_TASK OBJECTIVE_.
Note each line of the entries that includes "flies". Then copy those lines.

[Collection entries]
☆ ☆ ☆ ☆ ☆

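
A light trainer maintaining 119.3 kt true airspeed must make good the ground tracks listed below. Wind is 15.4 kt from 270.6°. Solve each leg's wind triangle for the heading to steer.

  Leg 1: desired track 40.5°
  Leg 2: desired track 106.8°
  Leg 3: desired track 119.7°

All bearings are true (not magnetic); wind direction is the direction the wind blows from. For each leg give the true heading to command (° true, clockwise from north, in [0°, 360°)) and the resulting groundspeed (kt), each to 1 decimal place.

Leg 1: heading=34.8°, groundspeed=128.6 kt
Leg 2: heading=108.9°, groundspeed=134.0 kt
Leg 3: heading=123.3°, groundspeed=132.5 kt

Leg 1: desired track 40.5°; wind correction -5.7° → command heading 34.8°, groundspeed 128.6 kt
Leg 2: desired track 106.8°; wind correction +2.1° → command heading 108.9°, groundspeed 134.0 kt
Leg 3: desired track 119.7°; wind correction +3.6° → command heading 123.3°, groundspeed 132.5 kt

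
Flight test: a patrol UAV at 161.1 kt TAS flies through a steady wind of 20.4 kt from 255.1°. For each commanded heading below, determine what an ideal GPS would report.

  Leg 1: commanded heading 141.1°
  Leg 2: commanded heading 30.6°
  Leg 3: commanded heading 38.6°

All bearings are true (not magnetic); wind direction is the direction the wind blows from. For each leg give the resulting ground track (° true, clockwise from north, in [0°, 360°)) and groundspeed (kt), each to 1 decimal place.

Leg 1: track=134.8°, groundspeed=170.4 kt
Leg 2: track=35.3°, groundspeed=176.2 kt
Leg 3: track=42.5°, groundspeed=177.9 kt

Leg 1: heading 141.1°; drift -6.3° → track 134.8°, groundspeed 170.4 kt
Leg 2: heading 30.6°; drift +4.7° → track 35.3°, groundspeed 176.2 kt
Leg 3: heading 38.6°; drift +3.9° → track 42.5°, groundspeed 177.9 kt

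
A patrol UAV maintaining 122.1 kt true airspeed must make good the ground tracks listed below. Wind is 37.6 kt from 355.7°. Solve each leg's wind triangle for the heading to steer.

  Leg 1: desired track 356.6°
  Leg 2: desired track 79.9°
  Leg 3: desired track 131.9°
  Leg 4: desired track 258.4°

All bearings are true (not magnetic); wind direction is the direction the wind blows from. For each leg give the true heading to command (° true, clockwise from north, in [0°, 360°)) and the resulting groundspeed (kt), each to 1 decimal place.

Leg 1: heading=356.3°, groundspeed=84.5 kt
Leg 2: heading=62.1°, groundspeed=112.4 kt
Leg 3: heading=119.6°, groundspeed=146.4 kt
Leg 4: heading=276.2°, groundspeed=121.0 kt

Leg 1: desired track 356.6°; wind correction -0.3° → command heading 356.3°, groundspeed 84.5 kt
Leg 2: desired track 79.9°; wind correction -17.8° → command heading 62.1°, groundspeed 112.4 kt
Leg 3: desired track 131.9°; wind correction -12.3° → command heading 119.6°, groundspeed 146.4 kt
Leg 4: desired track 258.4°; wind correction +17.8° → command heading 276.2°, groundspeed 121.0 kt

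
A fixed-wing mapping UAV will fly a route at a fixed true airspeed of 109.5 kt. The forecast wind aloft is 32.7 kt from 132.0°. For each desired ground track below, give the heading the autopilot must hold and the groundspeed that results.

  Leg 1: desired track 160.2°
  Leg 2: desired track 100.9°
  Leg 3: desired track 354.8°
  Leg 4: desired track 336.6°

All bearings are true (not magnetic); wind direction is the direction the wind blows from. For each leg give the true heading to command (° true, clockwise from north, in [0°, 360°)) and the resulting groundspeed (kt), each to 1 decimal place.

Leg 1: desired track 160.2°; wind correction -8.1° → command heading 152.1°, groundspeed 79.6 kt
Leg 2: desired track 100.9°; wind correction +8.9° → command heading 109.8°, groundspeed 80.2 kt
Leg 3: desired track 354.8°; wind correction +11.7° → command heading 6.5°, groundspeed 131.2 kt
Leg 4: desired track 336.6°; wind correction +7.1° → command heading 343.7°, groundspeed 138.4 kt

Leg 1: heading=152.1°, groundspeed=79.6 kt
Leg 2: heading=109.8°, groundspeed=80.2 kt
Leg 3: heading=6.5°, groundspeed=131.2 kt
Leg 4: heading=343.7°, groundspeed=138.4 kt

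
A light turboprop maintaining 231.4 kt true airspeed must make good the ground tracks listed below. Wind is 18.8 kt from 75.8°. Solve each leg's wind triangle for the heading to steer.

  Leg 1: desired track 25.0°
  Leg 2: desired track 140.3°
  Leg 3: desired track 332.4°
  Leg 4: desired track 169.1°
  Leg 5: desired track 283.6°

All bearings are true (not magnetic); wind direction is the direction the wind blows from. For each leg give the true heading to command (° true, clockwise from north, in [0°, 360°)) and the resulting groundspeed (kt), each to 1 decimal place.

Leg 1: heading=28.6°, groundspeed=219.1 kt
Leg 2: heading=136.1°, groundspeed=222.7 kt
Leg 3: heading=336.9°, groundspeed=235.0 kt
Leg 4: heading=164.4°, groundspeed=231.7 kt
Leg 5: heading=285.8°, groundspeed=247.9 kt

Leg 1: desired track 25.0°; wind correction +3.6° → command heading 28.6°, groundspeed 219.1 kt
Leg 2: desired track 140.3°; wind correction -4.2° → command heading 136.1°, groundspeed 222.7 kt
Leg 3: desired track 332.4°; wind correction +4.5° → command heading 336.9°, groundspeed 235.0 kt
Leg 4: desired track 169.1°; wind correction -4.7° → command heading 164.4°, groundspeed 231.7 kt
Leg 5: desired track 283.6°; wind correction +2.2° → command heading 285.8°, groundspeed 247.9 kt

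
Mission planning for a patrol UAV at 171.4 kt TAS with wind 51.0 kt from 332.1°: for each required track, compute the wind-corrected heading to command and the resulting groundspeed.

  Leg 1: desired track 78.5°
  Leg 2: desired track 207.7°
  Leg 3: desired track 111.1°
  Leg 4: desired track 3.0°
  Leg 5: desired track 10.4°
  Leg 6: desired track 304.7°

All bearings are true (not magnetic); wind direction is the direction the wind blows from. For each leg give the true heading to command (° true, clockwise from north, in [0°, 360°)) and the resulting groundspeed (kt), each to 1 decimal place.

Leg 1: desired track 78.5°; wind correction -16.6° → command heading 61.9°, groundspeed 178.7 kt
Leg 2: desired track 207.7°; wind correction +14.2° → command heading 221.9°, groundspeed 195.0 kt
Leg 3: desired track 111.1°; wind correction -11.3° → command heading 99.8°, groundspeed 206.6 kt
Leg 4: desired track 3.0°; wind correction -8.8° → command heading 354.2°, groundspeed 125.6 kt
Leg 5: desired track 10.4°; wind correction -10.6° → command heading 359.8°, groundspeed 128.4 kt
Leg 6: desired track 304.7°; wind correction +7.9° → command heading 312.6°, groundspeed 124.5 kt

Leg 1: heading=61.9°, groundspeed=178.7 kt
Leg 2: heading=221.9°, groundspeed=195.0 kt
Leg 3: heading=99.8°, groundspeed=206.6 kt
Leg 4: heading=354.2°, groundspeed=125.6 kt
Leg 5: heading=359.8°, groundspeed=128.4 kt
Leg 6: heading=312.6°, groundspeed=124.5 kt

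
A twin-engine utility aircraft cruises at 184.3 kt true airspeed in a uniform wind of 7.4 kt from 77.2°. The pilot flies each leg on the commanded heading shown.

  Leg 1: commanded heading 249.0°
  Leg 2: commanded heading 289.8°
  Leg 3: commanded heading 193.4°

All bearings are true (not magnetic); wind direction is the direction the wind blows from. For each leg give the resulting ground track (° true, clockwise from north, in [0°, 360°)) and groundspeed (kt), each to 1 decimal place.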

☆ ☆ ☆ ☆ ☆

_SOLUTION FOR THIS PROBLEM_.
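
Flight test: a patrol UAV at 161.1 kt TAS flies through a steady wind of 20.4 kt from 255.1°. For each commanded heading below, determine what an ideal GPS would report.
A twin-engine utility aircraft cruises at 184.3 kt true airspeed in a uniform wind of 7.4 kt from 77.2°. The pilot flies each leg on the commanded heading shown.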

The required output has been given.